(Saved data entries)
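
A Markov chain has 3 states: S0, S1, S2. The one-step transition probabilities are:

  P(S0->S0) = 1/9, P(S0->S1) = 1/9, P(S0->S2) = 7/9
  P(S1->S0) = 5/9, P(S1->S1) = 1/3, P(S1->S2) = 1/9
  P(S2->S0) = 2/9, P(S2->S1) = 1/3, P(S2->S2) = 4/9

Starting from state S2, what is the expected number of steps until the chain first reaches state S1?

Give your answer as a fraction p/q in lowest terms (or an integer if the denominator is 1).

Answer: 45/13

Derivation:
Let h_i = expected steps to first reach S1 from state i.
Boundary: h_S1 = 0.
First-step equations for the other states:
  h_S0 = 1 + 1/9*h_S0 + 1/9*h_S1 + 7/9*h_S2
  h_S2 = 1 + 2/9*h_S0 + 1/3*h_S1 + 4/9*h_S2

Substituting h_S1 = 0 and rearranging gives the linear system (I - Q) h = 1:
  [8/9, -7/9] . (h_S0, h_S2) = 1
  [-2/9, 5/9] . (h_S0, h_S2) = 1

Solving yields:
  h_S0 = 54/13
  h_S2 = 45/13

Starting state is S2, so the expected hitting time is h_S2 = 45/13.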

> _Directions_
Within the entries, find all lines that contain "chain" and copy each one.

> _Response below_
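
A Markov chain has 3 states: S0, S1, S2. The one-step transition probabilities are:
Starting from state S2, what is the expected number of steps until the chain first reaches state S1?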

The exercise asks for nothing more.